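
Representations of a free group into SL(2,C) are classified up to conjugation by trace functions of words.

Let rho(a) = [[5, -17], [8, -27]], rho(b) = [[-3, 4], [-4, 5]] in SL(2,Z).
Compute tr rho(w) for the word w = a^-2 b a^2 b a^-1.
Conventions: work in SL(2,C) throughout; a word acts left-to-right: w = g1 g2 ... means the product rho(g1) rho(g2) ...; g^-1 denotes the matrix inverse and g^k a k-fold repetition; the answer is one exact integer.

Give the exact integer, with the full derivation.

rho(a^-1) = [[-27, 17], [-8, 5]]
... * rho(a^-1) = [[-27, 17], [-8, 5]]  ->  [[593, -374], [176, -111]]
... * rho(b) = [[-3, 4], [-4, 5]]  ->  [[-283, 502], [-84, 149]]
... * rho(a) = [[5, -17], [8, -27]]  ->  [[2601, -8743], [772, -2595]]
... * rho(a) = [[5, -17], [8, -27]]  ->  [[-56939, 191844], [-16900, 56941]]
... * rho(b) = [[-3, 4], [-4, 5]]  ->  [[-596559, 731464], [-177064, 217105]]
... * rho(a^-1) = [[-27, 17], [-8, 5]]  ->  [[10255381, -6484183], [3043888, -1924563]]
tr = 10255381 + -1924563 = 8330818

8330818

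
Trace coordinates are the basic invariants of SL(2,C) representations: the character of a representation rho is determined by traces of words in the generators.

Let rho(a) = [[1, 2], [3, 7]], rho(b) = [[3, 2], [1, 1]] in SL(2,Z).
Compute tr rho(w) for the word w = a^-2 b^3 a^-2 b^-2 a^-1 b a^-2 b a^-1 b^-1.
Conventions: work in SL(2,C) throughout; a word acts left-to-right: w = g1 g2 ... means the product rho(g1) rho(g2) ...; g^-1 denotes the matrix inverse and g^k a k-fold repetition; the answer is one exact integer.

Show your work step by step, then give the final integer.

17514109198

rho(a^-1) = [[7, -2], [-3, 1]]
... * rho(a^-1) = [[7, -2], [-3, 1]]  ->  [[55, -16], [-24, 7]]
... * rho(b) = [[3, 2], [1, 1]]  ->  [[149, 94], [-65, -41]]
... * rho(b) = [[3, 2], [1, 1]]  ->  [[541, 392], [-236, -171]]
... * rho(b) = [[3, 2], [1, 1]]  ->  [[2015, 1474], [-879, -643]]
... * rho(a^-1) = [[7, -2], [-3, 1]]  ->  [[9683, -2556], [-4224, 1115]]
... * rho(a^-1) = [[7, -2], [-3, 1]]  ->  [[75449, -21922], [-32913, 9563]]
... * rho(b^-1) = [[1, -2], [-1, 3]]  ->  [[97371, -216664], [-42476, 94515]]
... * rho(b^-1) = [[1, -2], [-1, 3]]  ->  [[314035, -844734], [-136991, 368497]]
... * rho(a^-1) = [[7, -2], [-3, 1]]  ->  [[4732447, -1472804], [-2064428, 642479]]
... * rho(b) = [[3, 2], [1, 1]]  ->  [[12724537, 7992090], [-5550805, -3486377]]
... * rho(a^-1) = [[7, -2], [-3, 1]]  ->  [[65095489, -17456984], [-28396504, 7615233]]
... * rho(a^-1) = [[7, -2], [-3, 1]]  ->  [[508039375, -147647962], [-221621227, 64408241]]
... * rho(b) = [[3, 2], [1, 1]]  ->  [[1376470163, 868430788], [-600455440, -378834213]]
... * rho(a^-1) = [[7, -2], [-3, 1]]  ->  [[7029998777, -1884509538], [-3066685441, 822076667]]
... * rho(b^-1) = [[1, -2], [-1, 3]]  ->  [[8914508315, -19713526168], [-3888762108, 8599600883]]
tr = 8914508315 + 8599600883 = 17514109198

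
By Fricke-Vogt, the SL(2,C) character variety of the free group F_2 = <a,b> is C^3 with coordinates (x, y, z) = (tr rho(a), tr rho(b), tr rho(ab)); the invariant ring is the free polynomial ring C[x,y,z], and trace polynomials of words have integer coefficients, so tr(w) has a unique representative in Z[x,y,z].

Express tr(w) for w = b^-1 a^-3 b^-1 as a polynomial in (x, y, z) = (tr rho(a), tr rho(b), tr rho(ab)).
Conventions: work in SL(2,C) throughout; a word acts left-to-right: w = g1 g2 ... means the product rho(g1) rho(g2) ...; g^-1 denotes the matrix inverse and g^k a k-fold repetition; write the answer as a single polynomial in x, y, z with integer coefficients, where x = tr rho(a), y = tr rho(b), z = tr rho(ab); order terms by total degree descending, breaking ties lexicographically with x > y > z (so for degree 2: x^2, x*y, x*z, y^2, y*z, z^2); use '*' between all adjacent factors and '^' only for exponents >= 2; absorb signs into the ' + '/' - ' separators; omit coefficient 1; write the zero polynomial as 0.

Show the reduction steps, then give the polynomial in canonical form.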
+-------+
◆ **EXERCISE**:
Every record is to be repeated exactly as it stands above.

◆ **SOLVED PROBLEM**:
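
Representations of a free group into SL(2,C) are classified up to conjugation by trace functions of words.

Let rho(a) = [[5, -17], [8, -27]], rho(b) = [[-3, 4], [-4, 5]] in SL(2,Z).
Compute tr rho(w) for the word w = a^-2 b a^2 b a^-1.
Conventions: work in SL(2,C) throughout; a word acts left-to-right: w = g1 g2 ... means the product rho(g1) rho(g2) ...; g^-1 denotes the matrix inverse and g^k a k-fold repetition; the answer is one exact integer.

Give the exact integer, with the full derivation.

rho(a^-1) = [[-27, 17], [-8, 5]]
... * rho(a^-1) = [[-27, 17], [-8, 5]]  ->  [[593, -374], [176, -111]]
... * rho(b) = [[-3, 4], [-4, 5]]  ->  [[-283, 502], [-84, 149]]
... * rho(a) = [[5, -17], [8, -27]]  ->  [[2601, -8743], [772, -2595]]
... * rho(a) = [[5, -17], [8, -27]]  ->  [[-56939, 191844], [-16900, 56941]]
... * rho(b) = [[-3, 4], [-4, 5]]  ->  [[-596559, 731464], [-177064, 217105]]
... * rho(a^-1) = [[-27, 17], [-8, 5]]  ->  [[10255381, -6484183], [3043888, -1924563]]
tr = 10255381 + -1924563 = 8330818

8330818

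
Trace coordinates are the basic invariants of SL(2,C) representations: the character of a representation rho is determined by traces of words in the generators.

Let rho(a) = [[1, 2], [3, 7]], rho(b) = [[3, 2], [1, 1]] in SL(2,Z).
Compute tr rho(w) for the word w = a^-2 b^3 a^-2 b^-2 a^-1 b a^-2 b a^-1 b^-1.
Conventions: work in SL(2,C) throughout; a word acts left-to-right: w = g1 g2 ... means the product rho(g1) rho(g2) ...; g^-1 denotes the matrix inverse and g^k a k-fold repetition; the answer is one exact integer.

Show your work step by step, then give the final integer.

17514109198

rho(a^-1) = [[7, -2], [-3, 1]]
... * rho(a^-1) = [[7, -2], [-3, 1]]  ->  [[55, -16], [-24, 7]]
... * rho(b) = [[3, 2], [1, 1]]  ->  [[149, 94], [-65, -41]]
... * rho(b) = [[3, 2], [1, 1]]  ->  [[541, 392], [-236, -171]]
... * rho(b) = [[3, 2], [1, 1]]  ->  [[2015, 1474], [-879, -643]]
... * rho(a^-1) = [[7, -2], [-3, 1]]  ->  [[9683, -2556], [-4224, 1115]]
... * rho(a^-1) = [[7, -2], [-3, 1]]  ->  [[75449, -21922], [-32913, 9563]]
... * rho(b^-1) = [[1, -2], [-1, 3]]  ->  [[97371, -216664], [-42476, 94515]]
... * rho(b^-1) = [[1, -2], [-1, 3]]  ->  [[314035, -844734], [-136991, 368497]]
... * rho(a^-1) = [[7, -2], [-3, 1]]  ->  [[4732447, -1472804], [-2064428, 642479]]
... * rho(b) = [[3, 2], [1, 1]]  ->  [[12724537, 7992090], [-5550805, -3486377]]
... * rho(a^-1) = [[7, -2], [-3, 1]]  ->  [[65095489, -17456984], [-28396504, 7615233]]
... * rho(a^-1) = [[7, -2], [-3, 1]]  ->  [[508039375, -147647962], [-221621227, 64408241]]
... * rho(b) = [[3, 2], [1, 1]]  ->  [[1376470163, 868430788], [-600455440, -378834213]]
... * rho(a^-1) = [[7, -2], [-3, 1]]  ->  [[7029998777, -1884509538], [-3066685441, 822076667]]
... * rho(b^-1) = [[1, -2], [-1, 3]]  ->  [[8914508315, -19713526168], [-3888762108, 8599600883]]
tr = 8914508315 + 8599600883 = 17514109198

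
By Fricke-Vogt, the SL(2,C) character variety of the free group F_2 = <a,b> is C^3 with coordinates (x, y, z) = (tr rho(a), tr rho(b), tr rho(ab)); the invariant ring is the free polynomial ring C[x,y,z], and trace polynomials of words have integer coefficients, so tr(w) has a unique representative in Z[x,y,z].

Express tr(w) for w = b^-1 a^-3 b^-1 as a polynomial in (x, y, z) = (tr rho(a), tr rho(b), tr rho(ab)).
Conventions: work in SL(2,C) throughout; a word acts left-to-right: w = g1 g2 ... means the product rho(g1) rho(g2) ...; g^-1 denotes the matrix inverse and g^k a k-fold repetition; write the answer as a single polynomial in x, y, z with integer coefficients, where x = tr rho(a), y = tr rho(b), z = tr rho(ab); order terms by total degree descending, breaking ties lexicographically with x > y > z (so for degree 2: x^2, x*y, x*z, y^2, y*z, z^2); use '*' between all adjacent factors and '^' only for exponents >= 2; absorb signs into the ' + '/' - ' separators; omit coefficient 1; write the zero polynomial as 0.

Show the reduction steps, then give the polynomial in canonical form.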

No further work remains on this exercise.